Count the lines in the entries that contain the string "defines". State nothing but the number.

> _DATA SHOWN_:
══════════

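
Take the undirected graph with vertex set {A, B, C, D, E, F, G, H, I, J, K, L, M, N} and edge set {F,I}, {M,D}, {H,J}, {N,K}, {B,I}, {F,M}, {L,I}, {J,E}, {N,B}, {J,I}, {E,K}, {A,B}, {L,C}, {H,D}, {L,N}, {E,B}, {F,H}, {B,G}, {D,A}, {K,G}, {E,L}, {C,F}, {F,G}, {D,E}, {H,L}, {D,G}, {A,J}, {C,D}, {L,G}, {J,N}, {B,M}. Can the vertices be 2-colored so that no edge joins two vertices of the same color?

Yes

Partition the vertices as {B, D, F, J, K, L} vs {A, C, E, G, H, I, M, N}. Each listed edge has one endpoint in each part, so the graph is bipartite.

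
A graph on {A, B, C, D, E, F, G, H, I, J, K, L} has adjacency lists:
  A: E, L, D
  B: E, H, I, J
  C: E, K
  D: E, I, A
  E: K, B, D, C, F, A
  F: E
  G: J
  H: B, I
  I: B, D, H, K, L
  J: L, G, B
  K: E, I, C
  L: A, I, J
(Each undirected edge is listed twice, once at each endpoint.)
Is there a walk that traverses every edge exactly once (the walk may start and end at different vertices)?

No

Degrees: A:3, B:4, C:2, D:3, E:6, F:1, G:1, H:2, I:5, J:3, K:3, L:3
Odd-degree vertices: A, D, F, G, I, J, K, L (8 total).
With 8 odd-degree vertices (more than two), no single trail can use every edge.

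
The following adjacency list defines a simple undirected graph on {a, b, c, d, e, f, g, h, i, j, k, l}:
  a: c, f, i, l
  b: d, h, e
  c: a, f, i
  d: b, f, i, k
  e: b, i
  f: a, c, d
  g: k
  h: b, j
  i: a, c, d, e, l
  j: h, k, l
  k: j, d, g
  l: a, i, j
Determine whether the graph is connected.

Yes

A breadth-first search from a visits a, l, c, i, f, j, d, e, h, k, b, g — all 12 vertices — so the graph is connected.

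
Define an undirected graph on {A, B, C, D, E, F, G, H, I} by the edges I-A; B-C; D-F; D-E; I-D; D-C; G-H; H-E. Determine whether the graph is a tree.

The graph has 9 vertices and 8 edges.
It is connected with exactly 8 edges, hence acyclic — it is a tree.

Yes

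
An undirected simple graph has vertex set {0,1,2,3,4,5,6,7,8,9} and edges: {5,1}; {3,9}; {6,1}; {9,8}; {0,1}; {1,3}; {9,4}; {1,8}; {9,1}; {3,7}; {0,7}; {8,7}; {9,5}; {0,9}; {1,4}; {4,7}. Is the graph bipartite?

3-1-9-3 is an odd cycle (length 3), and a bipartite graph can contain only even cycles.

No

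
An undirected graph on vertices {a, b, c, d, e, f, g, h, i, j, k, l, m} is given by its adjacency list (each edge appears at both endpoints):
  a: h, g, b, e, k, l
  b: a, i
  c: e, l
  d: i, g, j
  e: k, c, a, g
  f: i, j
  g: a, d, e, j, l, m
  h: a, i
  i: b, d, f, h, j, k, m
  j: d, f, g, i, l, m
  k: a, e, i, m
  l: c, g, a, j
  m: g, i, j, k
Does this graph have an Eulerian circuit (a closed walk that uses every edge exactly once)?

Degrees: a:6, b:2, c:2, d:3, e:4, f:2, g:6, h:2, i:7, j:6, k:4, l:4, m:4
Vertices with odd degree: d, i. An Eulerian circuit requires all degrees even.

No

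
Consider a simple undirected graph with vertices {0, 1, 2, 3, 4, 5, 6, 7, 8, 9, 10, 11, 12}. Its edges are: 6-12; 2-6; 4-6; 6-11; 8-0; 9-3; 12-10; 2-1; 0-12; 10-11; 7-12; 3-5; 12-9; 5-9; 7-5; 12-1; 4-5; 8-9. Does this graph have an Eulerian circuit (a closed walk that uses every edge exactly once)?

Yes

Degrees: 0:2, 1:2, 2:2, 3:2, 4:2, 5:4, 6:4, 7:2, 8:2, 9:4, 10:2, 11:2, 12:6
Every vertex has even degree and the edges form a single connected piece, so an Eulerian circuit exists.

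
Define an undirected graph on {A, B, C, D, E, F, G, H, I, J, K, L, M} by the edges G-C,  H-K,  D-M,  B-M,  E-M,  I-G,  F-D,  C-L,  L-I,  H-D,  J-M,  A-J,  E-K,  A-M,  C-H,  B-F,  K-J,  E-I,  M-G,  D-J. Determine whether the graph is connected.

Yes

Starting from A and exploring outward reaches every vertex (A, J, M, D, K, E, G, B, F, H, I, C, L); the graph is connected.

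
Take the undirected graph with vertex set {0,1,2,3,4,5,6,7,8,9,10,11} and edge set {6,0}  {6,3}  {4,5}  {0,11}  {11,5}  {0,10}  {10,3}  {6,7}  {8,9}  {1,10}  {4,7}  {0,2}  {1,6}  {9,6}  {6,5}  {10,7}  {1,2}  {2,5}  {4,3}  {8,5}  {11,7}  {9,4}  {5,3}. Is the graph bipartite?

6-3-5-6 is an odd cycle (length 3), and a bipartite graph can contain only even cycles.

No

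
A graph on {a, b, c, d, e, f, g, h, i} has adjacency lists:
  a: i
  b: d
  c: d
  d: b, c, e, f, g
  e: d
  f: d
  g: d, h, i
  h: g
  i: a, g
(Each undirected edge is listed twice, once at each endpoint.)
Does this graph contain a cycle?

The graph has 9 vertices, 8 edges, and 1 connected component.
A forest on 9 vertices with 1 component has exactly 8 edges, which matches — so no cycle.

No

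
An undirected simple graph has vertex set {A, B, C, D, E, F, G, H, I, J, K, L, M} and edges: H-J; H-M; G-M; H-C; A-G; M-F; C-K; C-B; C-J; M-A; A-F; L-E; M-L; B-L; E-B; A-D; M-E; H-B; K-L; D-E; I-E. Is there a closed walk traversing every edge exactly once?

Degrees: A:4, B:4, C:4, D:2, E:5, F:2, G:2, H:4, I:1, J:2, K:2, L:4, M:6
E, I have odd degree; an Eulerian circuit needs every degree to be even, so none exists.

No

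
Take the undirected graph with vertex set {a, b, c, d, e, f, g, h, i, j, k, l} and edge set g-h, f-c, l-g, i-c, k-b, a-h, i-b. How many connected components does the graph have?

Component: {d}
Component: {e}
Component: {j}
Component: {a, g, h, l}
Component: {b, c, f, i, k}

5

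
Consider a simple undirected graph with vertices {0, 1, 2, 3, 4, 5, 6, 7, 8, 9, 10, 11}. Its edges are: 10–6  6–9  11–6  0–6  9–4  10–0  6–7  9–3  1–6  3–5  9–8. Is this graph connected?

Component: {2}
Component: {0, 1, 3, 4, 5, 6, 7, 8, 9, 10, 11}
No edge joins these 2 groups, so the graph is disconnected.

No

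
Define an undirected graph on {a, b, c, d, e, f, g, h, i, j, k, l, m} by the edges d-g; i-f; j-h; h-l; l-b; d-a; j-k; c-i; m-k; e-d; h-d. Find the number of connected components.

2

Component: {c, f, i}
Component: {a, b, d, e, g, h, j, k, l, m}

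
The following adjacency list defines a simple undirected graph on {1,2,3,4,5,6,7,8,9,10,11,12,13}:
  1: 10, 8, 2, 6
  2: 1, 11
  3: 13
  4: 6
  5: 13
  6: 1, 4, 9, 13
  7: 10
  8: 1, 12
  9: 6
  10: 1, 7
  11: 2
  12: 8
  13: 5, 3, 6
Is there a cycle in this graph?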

══════════

> _RESULT OF THE TASK_: 2